WORK REQUEST: Would you write out all of the records that follow, exactly as they stand?

Saved data entries:
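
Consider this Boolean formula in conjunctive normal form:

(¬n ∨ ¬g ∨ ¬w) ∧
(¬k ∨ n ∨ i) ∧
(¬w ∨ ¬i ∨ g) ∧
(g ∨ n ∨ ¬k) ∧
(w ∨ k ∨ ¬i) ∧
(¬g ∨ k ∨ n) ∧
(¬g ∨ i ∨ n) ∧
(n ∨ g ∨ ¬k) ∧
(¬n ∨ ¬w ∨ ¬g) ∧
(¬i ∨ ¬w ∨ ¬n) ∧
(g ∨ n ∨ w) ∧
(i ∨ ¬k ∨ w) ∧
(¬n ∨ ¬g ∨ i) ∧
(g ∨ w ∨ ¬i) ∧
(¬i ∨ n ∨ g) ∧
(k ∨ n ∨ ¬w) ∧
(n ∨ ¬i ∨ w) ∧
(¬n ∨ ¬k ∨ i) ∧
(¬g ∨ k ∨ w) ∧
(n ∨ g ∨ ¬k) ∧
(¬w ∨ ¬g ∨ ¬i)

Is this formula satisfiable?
Yes

Yes, the formula is satisfiable.

One satisfying assignment is: i=False, g=False, n=True, k=False, w=False

Verification: With this assignment, all 21 clauses evaluate to true.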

SOLUTION TO THIS TASK:
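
Consider this Boolean formula in conjunctive normal form:

(¬n ∨ ¬g ∨ ¬w) ∧
(¬k ∨ n ∨ i) ∧
(¬w ∨ ¬i ∨ g) ∧
(g ∨ n ∨ ¬k) ∧
(w ∨ k ∨ ¬i) ∧
(¬g ∨ k ∨ n) ∧
(¬g ∨ i ∨ n) ∧
(n ∨ g ∨ ¬k) ∧
(¬n ∨ ¬w ∨ ¬g) ∧
(¬i ∨ ¬w ∨ ¬n) ∧
(g ∨ n ∨ w) ∧
(i ∨ ¬k ∨ w) ∧
(¬n ∨ ¬g ∨ i) ∧
(g ∨ w ∨ ¬i) ∧
(¬i ∨ n ∨ g) ∧
(k ∨ n ∨ ¬w) ∧
(n ∨ ¬i ∨ w) ∧
(¬n ∨ ¬k ∨ i) ∧
(¬g ∨ k ∨ w) ∧
(n ∨ g ∨ ¬k) ∧
(¬w ∨ ¬g ∨ ¬i)

Is this formula satisfiable?
Yes

Yes, the formula is satisfiable.

One satisfying assignment is: i=False, g=False, n=True, k=False, w=False

Verification: With this assignment, all 21 clauses evaluate to true.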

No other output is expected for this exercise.